(Supplied material Opens)

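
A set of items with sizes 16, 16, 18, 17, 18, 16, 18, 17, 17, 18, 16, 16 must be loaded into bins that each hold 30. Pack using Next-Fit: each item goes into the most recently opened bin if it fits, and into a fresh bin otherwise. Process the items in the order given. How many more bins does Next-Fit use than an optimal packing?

Next-Fit: [16] [16] [18] [17] [18] [16] [18] [17] [17] [18] [16] [16] → 12 bins.
12 items exceed 15 (half the capacity), and no two of those can share a bin, so at least 12 bins are needed.
So 12 is already optimal.

0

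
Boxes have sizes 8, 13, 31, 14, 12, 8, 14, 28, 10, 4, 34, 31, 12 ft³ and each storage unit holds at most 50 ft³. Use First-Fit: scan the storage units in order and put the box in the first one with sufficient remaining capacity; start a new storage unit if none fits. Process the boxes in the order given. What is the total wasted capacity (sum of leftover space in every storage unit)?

31

Put 8 ft³ in storage unit 1; 42 ft³ remain.
Put 13 ft³ in storage unit 1; 29 ft³ remain.
Put 31 ft³ in storage unit 2; 19 ft³ remain.
Put 14 ft³ in storage unit 1; 15 ft³ remain.
Put 12 ft³ in storage unit 1; 3 ft³ remain.
Put 8 ft³ in storage unit 2; 11 ft³ remain.
Put 14 ft³ in storage unit 3; 36 ft³ remain.
Put 28 ft³ in storage unit 3; 8 ft³ remain.
Put 10 ft³ in storage unit 2; 1 ft³ remain.
Put 4 ft³ in storage unit 3; 4 ft³ remain.
Put 34 ft³ in storage unit 4; 16 ft³ remain.
Put 31 ft³ in storage unit 5; 19 ft³ remain.
Put 12 ft³ in storage unit 4; 4 ft³ remain.
5 storage units × 50 ft³ = 250 ft³; used 219 ft³; unused 31 ft³.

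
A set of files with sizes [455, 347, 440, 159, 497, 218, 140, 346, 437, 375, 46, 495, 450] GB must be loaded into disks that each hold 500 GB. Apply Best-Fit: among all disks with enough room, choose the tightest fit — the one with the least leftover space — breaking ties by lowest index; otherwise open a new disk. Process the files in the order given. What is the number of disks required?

disk 1: place 455 GB, 45 GB left
disk 2: place 347 GB, 153 GB left
disk 3: place 440 GB, 60 GB left
disk 4: place 159 GB, 341 GB left
disk 5: place 497 GB, 3 GB left
disk 4: place 218 GB, 123 GB left
disk 2: place 140 GB, 13 GB left
disk 6: place 346 GB, 154 GB left
disk 7: place 437 GB, 63 GB left
disk 8: place 375 GB, 125 GB left
disk 3: place 46 GB, 14 GB left
disk 9: place 495 GB, 5 GB left
disk 10: place 450 GB, 50 GB left
Final disks: [455] [347,140] [440,46] [159,218] [497] [346] [437] [375] [495] [450].

10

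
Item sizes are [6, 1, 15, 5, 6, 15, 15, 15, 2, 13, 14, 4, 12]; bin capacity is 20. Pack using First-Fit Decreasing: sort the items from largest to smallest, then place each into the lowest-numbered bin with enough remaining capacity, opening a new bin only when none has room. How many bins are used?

Sorted descending: 15, 15, 15, 15, 14, 13, 12, 6, 6, 5, 4, 2, 1.
15 → bin 1 (remaining 5)
15 → bin 2 (remaining 5)
15 → bin 3 (remaining 5)
15 → bin 4 (remaining 5)
14 → bin 5 (remaining 6)
13 → bin 6 (remaining 7)
12 → bin 7 (remaining 8)
6 → bin 5 (remaining 0)
6 → bin 6 (remaining 1)
5 → bin 1 (remaining 0)
4 → bin 2 (remaining 1)
2 → bin 3 (remaining 3)
1 → bin 2 (remaining 0)

7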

(Supplied material Closes)

● **Problem description**
Each line of the records must be reproduced exactly.

● **Exercise response**
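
A set of items with sizes 16, 16, 18, 17, 18, 16, 18, 17, 17, 18, 16, 16 must be loaded into bins that each hold 30. Pack using Next-Fit: each item goes into the most recently opened bin if it fits, and into a fresh bin otherwise. Process the items in the order given. How many more bins does Next-Fit use than an optimal packing?

Next-Fit: [16] [16] [18] [17] [18] [16] [18] [17] [17] [18] [16] [16] → 12 bins.
12 items exceed 15 (half the capacity), and no two of those can share a bin, so at least 12 bins are needed.
So 12 is already optimal.

0

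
Boxes have sizes 8, 13, 31, 14, 12, 8, 14, 28, 10, 4, 34, 31, 12 ft³ and each storage unit holds at most 50 ft³. Use First-Fit: scan the storage units in order and put the box in the first one with sufficient remaining capacity; start a new storage unit if none fits. Process the boxes in the order given. What is the total wasted capacity (sum of leftover space in every storage unit)?

31

Put 8 ft³ in storage unit 1; 42 ft³ remain.
Put 13 ft³ in storage unit 1; 29 ft³ remain.
Put 31 ft³ in storage unit 2; 19 ft³ remain.
Put 14 ft³ in storage unit 1; 15 ft³ remain.
Put 12 ft³ in storage unit 1; 3 ft³ remain.
Put 8 ft³ in storage unit 2; 11 ft³ remain.
Put 14 ft³ in storage unit 3; 36 ft³ remain.
Put 28 ft³ in storage unit 3; 8 ft³ remain.
Put 10 ft³ in storage unit 2; 1 ft³ remain.
Put 4 ft³ in storage unit 3; 4 ft³ remain.
Put 34 ft³ in storage unit 4; 16 ft³ remain.
Put 31 ft³ in storage unit 5; 19 ft³ remain.
Put 12 ft³ in storage unit 4; 4 ft³ remain.
5 storage units × 50 ft³ = 250 ft³; used 219 ft³; unused 31 ft³.

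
A set of files with sizes [455, 347, 440, 159, 497, 218, 140, 346, 437, 375, 46, 495, 450] GB must be loaded into disks that each hold 500 GB. Apply Best-Fit: among all disks with enough room, choose the tightest fit — the one with the least leftover space — breaking ties by lowest index; otherwise open a new disk. Process the files in the order given. What is the number of disks required?

disk 1: place 455 GB, 45 GB left
disk 2: place 347 GB, 153 GB left
disk 3: place 440 GB, 60 GB left
disk 4: place 159 GB, 341 GB left
disk 5: place 497 GB, 3 GB left
disk 4: place 218 GB, 123 GB left
disk 2: place 140 GB, 13 GB left
disk 6: place 346 GB, 154 GB left
disk 7: place 437 GB, 63 GB left
disk 8: place 375 GB, 125 GB left
disk 3: place 46 GB, 14 GB left
disk 9: place 495 GB, 5 GB left
disk 10: place 450 GB, 50 GB left
Final disks: [455] [347,140] [440,46] [159,218] [497] [346] [437] [375] [495] [450].

10

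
Item sizes are [6, 1, 15, 5, 6, 15, 15, 15, 2, 13, 14, 4, 12]; bin capacity is 20. Pack using First-Fit Decreasing: sort the items from largest to smallest, then place each into the lowest-numbered bin with enough remaining capacity, opening a new bin only when none has room. How many bins are used?

Sorted descending: 15, 15, 15, 15, 14, 13, 12, 6, 6, 5, 4, 2, 1.
15 → bin 1 (remaining 5)
15 → bin 2 (remaining 5)
15 → bin 3 (remaining 5)
15 → bin 4 (remaining 5)
14 → bin 5 (remaining 6)
13 → bin 6 (remaining 7)
12 → bin 7 (remaining 8)
6 → bin 5 (remaining 0)
6 → bin 6 (remaining 1)
5 → bin 1 (remaining 0)
4 → bin 2 (remaining 1)
2 → bin 3 (remaining 3)
1 → bin 2 (remaining 0)

7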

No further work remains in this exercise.